■ INSTRUCTIONS TO FOLLOW: Every entry that appears below is to be output exactly.

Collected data

☆ ☆ ☆ ☆ ☆ ☆ ☆

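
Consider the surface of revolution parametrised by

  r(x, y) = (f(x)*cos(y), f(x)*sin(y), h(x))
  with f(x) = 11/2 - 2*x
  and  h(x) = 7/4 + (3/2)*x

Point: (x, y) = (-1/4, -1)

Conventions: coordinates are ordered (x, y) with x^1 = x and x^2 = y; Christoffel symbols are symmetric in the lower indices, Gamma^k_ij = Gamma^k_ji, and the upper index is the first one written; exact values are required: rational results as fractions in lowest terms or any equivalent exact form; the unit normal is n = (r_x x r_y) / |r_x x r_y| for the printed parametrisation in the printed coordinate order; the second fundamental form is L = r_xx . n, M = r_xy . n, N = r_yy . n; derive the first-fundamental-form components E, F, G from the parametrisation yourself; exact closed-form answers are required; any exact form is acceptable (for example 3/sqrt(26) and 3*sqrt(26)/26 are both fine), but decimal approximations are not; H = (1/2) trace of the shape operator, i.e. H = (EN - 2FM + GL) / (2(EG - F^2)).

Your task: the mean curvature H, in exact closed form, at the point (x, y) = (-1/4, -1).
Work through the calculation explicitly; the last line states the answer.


f = 6, f' = -2, f'' = 0, h' = 3/2, h'' = 0
E = 25/4, F = 0, G = 36; answer radicand W^2 = 25/4
unnormalised second-form numerators: l = 0, m = 0, n = 9; L = l/sqrt(25/4), and similarly M = m/sqrt(W^2), N = n/sqrt(W^2)
H = (E*n - 2*F*m + G*l) / (2*(EG - F^2)*sqrt(W^2)); E*n - 2*F*m + G*l = 225/4, EG - F^2 = 225, so H = (1/8)/sqrt(25/4)

Answer: H = 1/20


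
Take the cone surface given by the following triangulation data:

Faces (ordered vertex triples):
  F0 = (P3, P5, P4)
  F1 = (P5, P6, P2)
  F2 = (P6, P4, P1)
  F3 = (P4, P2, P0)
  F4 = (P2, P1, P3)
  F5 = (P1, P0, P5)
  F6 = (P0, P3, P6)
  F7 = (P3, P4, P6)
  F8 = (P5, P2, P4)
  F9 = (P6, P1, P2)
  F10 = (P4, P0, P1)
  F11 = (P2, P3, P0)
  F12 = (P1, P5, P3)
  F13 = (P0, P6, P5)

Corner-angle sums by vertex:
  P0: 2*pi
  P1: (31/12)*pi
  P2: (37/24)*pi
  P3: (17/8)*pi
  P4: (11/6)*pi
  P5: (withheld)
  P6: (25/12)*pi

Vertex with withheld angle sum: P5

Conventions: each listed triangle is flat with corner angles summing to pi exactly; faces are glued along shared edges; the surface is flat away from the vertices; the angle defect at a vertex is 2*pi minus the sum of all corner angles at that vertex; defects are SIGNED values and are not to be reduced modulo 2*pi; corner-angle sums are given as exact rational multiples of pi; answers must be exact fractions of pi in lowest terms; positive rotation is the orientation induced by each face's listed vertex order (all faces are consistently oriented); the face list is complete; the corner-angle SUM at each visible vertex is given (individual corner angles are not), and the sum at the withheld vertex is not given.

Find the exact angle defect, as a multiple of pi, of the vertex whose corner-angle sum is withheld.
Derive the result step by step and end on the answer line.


V = 7, E = 21, F = 14; chi = V - E + F = 0
Gauss-Bonnet: total defect = 2*pi*chi = 0; visible defects sum to -pi/6

Answer: defect(P5) = pi/6


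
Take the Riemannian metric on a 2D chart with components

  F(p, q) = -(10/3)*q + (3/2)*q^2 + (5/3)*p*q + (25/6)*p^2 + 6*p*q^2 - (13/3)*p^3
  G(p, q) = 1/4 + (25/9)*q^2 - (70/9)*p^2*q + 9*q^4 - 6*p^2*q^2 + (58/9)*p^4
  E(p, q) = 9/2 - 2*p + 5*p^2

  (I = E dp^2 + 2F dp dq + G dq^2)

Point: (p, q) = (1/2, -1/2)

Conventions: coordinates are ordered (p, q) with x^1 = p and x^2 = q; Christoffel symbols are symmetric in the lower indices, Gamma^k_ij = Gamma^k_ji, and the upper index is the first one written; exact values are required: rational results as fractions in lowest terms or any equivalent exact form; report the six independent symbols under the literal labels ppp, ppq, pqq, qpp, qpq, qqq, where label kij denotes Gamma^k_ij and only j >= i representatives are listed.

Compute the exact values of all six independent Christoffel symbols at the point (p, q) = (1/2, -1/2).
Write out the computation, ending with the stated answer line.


E = 19/4, F = 23/8, G = 361/144 at the point
E_p = 3, E_q = 0, F_p = 19/12, F_q = -7, G_p = 101/18, G_q = -139/18
EG - F^2 = 1049/288;  g^inv = (288/1049) * [[361/144, -23/8], [-23/8, 19/4]]
first-kind symbols [ij,l] = (1/2)(d_i g_jl + d_j g_il - d_l g_ij): [pp,p] = E_p/2 = 3/2, [pp,q] = F_p - E_q/2 = 19/12, [pq,p] = E_q/2 = 0, [pq,q] = G_p/2 = 101/36, [qq,p] = F_q - G_p/2 = -353/36, [qq,q] = G_q/2 = -139/36
Gamma^p_ij = (G*[ij,p] - F*[ij,q])/(EG - F^2), Gamma^q_ij = (E*[ij,q] - F*[ij,p])/(EG - F^2)

Answer: Gamma_ppp = -228/1049, Gamma_ppq = -2323/1049, Gamma_pqq = -69887/18882, Gamma_qpp = 924/1049, Gamma_qpq = 3838/1049, Gamma_qqq = 2837/1049


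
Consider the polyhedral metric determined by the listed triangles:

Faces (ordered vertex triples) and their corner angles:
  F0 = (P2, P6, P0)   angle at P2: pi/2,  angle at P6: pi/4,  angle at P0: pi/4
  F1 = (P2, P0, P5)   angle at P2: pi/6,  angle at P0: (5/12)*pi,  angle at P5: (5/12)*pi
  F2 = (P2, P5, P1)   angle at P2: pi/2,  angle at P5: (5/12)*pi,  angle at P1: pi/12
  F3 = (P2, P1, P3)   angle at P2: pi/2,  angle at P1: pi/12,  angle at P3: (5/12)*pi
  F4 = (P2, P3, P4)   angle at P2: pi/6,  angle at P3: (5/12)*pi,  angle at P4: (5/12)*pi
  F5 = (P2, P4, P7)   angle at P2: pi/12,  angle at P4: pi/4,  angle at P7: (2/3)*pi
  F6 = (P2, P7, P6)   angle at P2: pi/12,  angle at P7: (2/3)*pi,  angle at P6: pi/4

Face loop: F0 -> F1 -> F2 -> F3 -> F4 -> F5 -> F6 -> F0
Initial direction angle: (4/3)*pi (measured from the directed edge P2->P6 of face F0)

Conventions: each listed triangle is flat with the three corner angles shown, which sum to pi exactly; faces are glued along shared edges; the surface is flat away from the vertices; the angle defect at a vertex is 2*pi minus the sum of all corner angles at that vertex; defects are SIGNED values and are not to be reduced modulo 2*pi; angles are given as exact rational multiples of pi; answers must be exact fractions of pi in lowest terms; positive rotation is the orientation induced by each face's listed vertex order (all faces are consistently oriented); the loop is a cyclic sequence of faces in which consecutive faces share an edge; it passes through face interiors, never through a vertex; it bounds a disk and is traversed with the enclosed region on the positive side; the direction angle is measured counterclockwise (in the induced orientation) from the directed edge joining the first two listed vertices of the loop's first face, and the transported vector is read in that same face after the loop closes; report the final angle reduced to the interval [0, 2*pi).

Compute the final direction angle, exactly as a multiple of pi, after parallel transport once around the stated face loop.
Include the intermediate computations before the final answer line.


enclosed vertex P2: corner angles sum to 2*pi, defect = 2*pi - 2*pi = 0
summing the enclosed defects onto the initial angle, mod 2*pi in the induced orientation:
final angle = (4/3)*pi + 0 = (4/3)*pi (mod 2*pi)

Answer: final direction angle = (4/3)*pi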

☆ ☆ ☆ ☆ ☆ ☆ ☆

■ RESULT FOR THIS EXERCISE:
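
Consider the surface of revolution parametrised by

  r(x, y) = (f(x)*cos(y), f(x)*sin(y), h(x))
  with f(x) = 11/2 - 2*x
  and  h(x) = 7/4 + (3/2)*x

Point: (x, y) = (-1/4, -1)

Conventions: coordinates are ordered (x, y) with x^1 = x and x^2 = y; Christoffel symbols are symmetric in the lower indices, Gamma^k_ij = Gamma^k_ji, and the upper index is the first one written; exact values are required: rational results as fractions in lowest terms or any equivalent exact form; the unit normal is n = (r_x x r_y) / |r_x x r_y| for the printed parametrisation in the printed coordinate order; the second fundamental form is L = r_xx . n, M = r_xy . n, N = r_yy . n; derive the first-fundamental-form components E, F, G from the parametrisation yourself; exact closed-form answers are required; any exact form is acceptable (for example 3/sqrt(26) and 3*sqrt(26)/26 are both fine), but decimal approximations are not; H = (1/2) trace of the shape operator, i.e. H = (EN - 2FM + GL) / (2(EG - F^2)).

Your task: the mean curvature H, in exact closed form, at the point (x, y) = (-1/4, -1).
Work through the calculation explicitly; the last line states the answer.


f = 6, f' = -2, f'' = 0, h' = 3/2, h'' = 0
E = 25/4, F = 0, G = 36; answer radicand W^2 = 25/4
unnormalised second-form numerators: l = 0, m = 0, n = 9; L = l/sqrt(25/4), and similarly M = m/sqrt(W^2), N = n/sqrt(W^2)
H = (E*n - 2*F*m + G*l) / (2*(EG - F^2)*sqrt(W^2)); E*n - 2*F*m + G*l = 225/4, EG - F^2 = 225, so H = (1/8)/sqrt(25/4)

Answer: H = 1/20


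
Take the cone surface given by the following triangulation data:

Faces (ordered vertex triples):
  F0 = (P3, P5, P4)
  F1 = (P5, P6, P2)
  F2 = (P6, P4, P1)
  F3 = (P4, P2, P0)
  F4 = (P2, P1, P3)
  F5 = (P1, P0, P5)
  F6 = (P0, P3, P6)
  F7 = (P3, P4, P6)
  F8 = (P5, P2, P4)
  F9 = (P6, P1, P2)
  F10 = (P4, P0, P1)
  F11 = (P2, P3, P0)
  F12 = (P1, P5, P3)
  F13 = (P0, P6, P5)

Corner-angle sums by vertex:
  P0: 2*pi
  P1: (31/12)*pi
  P2: (37/24)*pi
  P3: (17/8)*pi
  P4: (11/6)*pi
  P5: (withheld)
  P6: (25/12)*pi

Vertex with withheld angle sum: P5

Conventions: each listed triangle is flat with corner angles summing to pi exactly; faces are glued along shared edges; the surface is flat away from the vertices; the angle defect at a vertex is 2*pi minus the sum of all corner angles at that vertex; defects are SIGNED values and are not to be reduced modulo 2*pi; corner-angle sums are given as exact rational multiples of pi; answers must be exact fractions of pi in lowest terms; positive rotation is the orientation induced by each face's listed vertex order (all faces are consistently oriented); the face list is complete; the corner-angle SUM at each visible vertex is given (individual corner angles are not), and the sum at the withheld vertex is not given.

Find the exact angle defect, as a multiple of pi, of the vertex whose corner-angle sum is withheld.
Derive the result step by step and end on the answer line.


V = 7, E = 21, F = 14; chi = V - E + F = 0
Gauss-Bonnet: total defect = 2*pi*chi = 0; visible defects sum to -pi/6

Answer: defect(P5) = pi/6


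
Take the Riemannian metric on a 2D chart with components

  F(p, q) = -(10/3)*q + (3/2)*q^2 + (5/3)*p*q + (25/6)*p^2 + 6*p*q^2 - (13/3)*p^3
  G(p, q) = 1/4 + (25/9)*q^2 - (70/9)*p^2*q + 9*q^4 - 6*p^2*q^2 + (58/9)*p^4
  E(p, q) = 9/2 - 2*p + 5*p^2

  (I = E dp^2 + 2F dp dq + G dq^2)

Point: (p, q) = (1/2, -1/2)

Conventions: coordinates are ordered (p, q) with x^1 = p and x^2 = q; Christoffel symbols are symmetric in the lower indices, Gamma^k_ij = Gamma^k_ji, and the upper index is the first one written; exact values are required: rational results as fractions in lowest terms or any equivalent exact form; report the six independent symbols under the literal labels ppp, ppq, pqq, qpp, qpq, qqq, where label kij denotes Gamma^k_ij and only j >= i representatives are listed.

Compute the exact values of all six independent Christoffel symbols at the point (p, q) = (1/2, -1/2).
Write out the computation, ending with the stated answer line.


E = 19/4, F = 23/8, G = 361/144 at the point
E_p = 3, E_q = 0, F_p = 19/12, F_q = -7, G_p = 101/18, G_q = -139/18
EG - F^2 = 1049/288;  g^inv = (288/1049) * [[361/144, -23/8], [-23/8, 19/4]]
first-kind symbols [ij,l] = (1/2)(d_i g_jl + d_j g_il - d_l g_ij): [pp,p] = E_p/2 = 3/2, [pp,q] = F_p - E_q/2 = 19/12, [pq,p] = E_q/2 = 0, [pq,q] = G_p/2 = 101/36, [qq,p] = F_q - G_p/2 = -353/36, [qq,q] = G_q/2 = -139/36
Gamma^p_ij = (G*[ij,p] - F*[ij,q])/(EG - F^2), Gamma^q_ij = (E*[ij,q] - F*[ij,p])/(EG - F^2)

Answer: Gamma_ppp = -228/1049, Gamma_ppq = -2323/1049, Gamma_pqq = -69887/18882, Gamma_qpp = 924/1049, Gamma_qpq = 3838/1049, Gamma_qqq = 2837/1049


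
Consider the polyhedral metric determined by the listed triangles:

Faces (ordered vertex triples) and their corner angles:
  F0 = (P2, P6, P0)   angle at P2: pi/2,  angle at P6: pi/4,  angle at P0: pi/4
  F1 = (P2, P0, P5)   angle at P2: pi/6,  angle at P0: (5/12)*pi,  angle at P5: (5/12)*pi
  F2 = (P2, P5, P1)   angle at P2: pi/2,  angle at P5: (5/12)*pi,  angle at P1: pi/12
  F3 = (P2, P1, P3)   angle at P2: pi/2,  angle at P1: pi/12,  angle at P3: (5/12)*pi
  F4 = (P2, P3, P4)   angle at P2: pi/6,  angle at P3: (5/12)*pi,  angle at P4: (5/12)*pi
  F5 = (P2, P4, P7)   angle at P2: pi/12,  angle at P4: pi/4,  angle at P7: (2/3)*pi
  F6 = (P2, P7, P6)   angle at P2: pi/12,  angle at P7: (2/3)*pi,  angle at P6: pi/4

Face loop: F0 -> F1 -> F2 -> F3 -> F4 -> F5 -> F6 -> F0
Initial direction angle: (4/3)*pi (measured from the directed edge P2->P6 of face F0)

Conventions: each listed triangle is flat with the three corner angles shown, which sum to pi exactly; faces are glued along shared edges; the surface is flat away from the vertices; the angle defect at a vertex is 2*pi minus the sum of all corner angles at that vertex; defects are SIGNED values and are not to be reduced modulo 2*pi; angles are given as exact rational multiples of pi; answers must be exact fractions of pi in lowest terms; positive rotation is the orientation induced by each face's listed vertex order (all faces are consistently oriented); the loop is a cyclic sequence of faces in which consecutive faces share an edge; it passes through face interiors, never through a vertex; it bounds a disk and is traversed with the enclosed region on the positive side; the direction angle is measured counterclockwise (in the induced orientation) from the directed edge joining the first two listed vertices of the loop's first face, and the transported vector is read in that same face after the loop closes; report the final angle reduced to the interval [0, 2*pi).

Compute the final direction angle, exactly as a multiple of pi, after parallel transport once around the stated face loop.
Include the intermediate computations before the final answer line.


enclosed vertex P2: corner angles sum to 2*pi, defect = 2*pi - 2*pi = 0
summing the enclosed defects onto the initial angle, mod 2*pi in the induced orientation:
final angle = (4/3)*pi + 0 = (4/3)*pi (mod 2*pi)

Answer: final direction angle = (4/3)*pi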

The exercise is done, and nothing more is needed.